**What is required**: Report how many lines below include "each", giving the figure alone.

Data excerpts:
-- Opening Marker --

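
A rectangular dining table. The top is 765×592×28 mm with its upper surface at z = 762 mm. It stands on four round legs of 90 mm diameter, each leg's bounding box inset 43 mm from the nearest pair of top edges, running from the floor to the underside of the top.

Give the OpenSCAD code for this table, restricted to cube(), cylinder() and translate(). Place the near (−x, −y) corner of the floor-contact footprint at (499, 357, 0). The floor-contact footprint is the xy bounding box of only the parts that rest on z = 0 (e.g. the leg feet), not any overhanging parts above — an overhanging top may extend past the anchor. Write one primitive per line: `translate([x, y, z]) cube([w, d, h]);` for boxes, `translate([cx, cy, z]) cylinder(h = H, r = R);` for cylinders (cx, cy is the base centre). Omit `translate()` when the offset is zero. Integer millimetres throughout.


// leg_h = 762 - 28 = 734
translate([456, 314, 734]) cube([765, 592, 28]);
translate([544, 402, 0]) cylinder(h = 734, r = 45);
translate([1133, 402, 0]) cylinder(h = 734, r = 45);
translate([544, 818, 0]) cylinder(h = 734, r = 45);
translate([1133, 818, 0]) cylinder(h = 734, r = 45);


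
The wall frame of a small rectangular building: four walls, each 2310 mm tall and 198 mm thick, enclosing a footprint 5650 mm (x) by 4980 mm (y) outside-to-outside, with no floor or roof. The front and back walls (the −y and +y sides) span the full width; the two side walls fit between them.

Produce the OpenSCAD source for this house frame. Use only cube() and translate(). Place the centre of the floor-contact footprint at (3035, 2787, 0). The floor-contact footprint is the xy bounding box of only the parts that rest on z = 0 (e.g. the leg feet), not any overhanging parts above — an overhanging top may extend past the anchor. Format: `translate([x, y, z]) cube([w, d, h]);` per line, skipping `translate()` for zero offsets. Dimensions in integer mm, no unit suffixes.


translate([210, 297, 0]) cube([5650, 198, 2310]);
translate([210, 5079, 0]) cube([5650, 198, 2310]);
translate([210, 495, 0]) cube([198, 4584, 2310]);
translate([5662, 495, 0]) cube([198, 4584, 2310]);


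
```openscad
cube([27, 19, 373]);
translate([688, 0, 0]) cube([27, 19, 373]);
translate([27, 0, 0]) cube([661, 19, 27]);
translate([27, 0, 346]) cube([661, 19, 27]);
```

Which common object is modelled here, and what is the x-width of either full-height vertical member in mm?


A picture frame. The border width is 27 mm.

Four thin pieces enclosing a rectangular opening — a picture frame. The two full-height stiles are 373 mm tall; the top rail sits at z = 346 and is 27 mm tall, so the border above the opening is 373 − 346 = 27 mm, matching the stile x-width.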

-- Closing Marker --

**Exercise output**: 2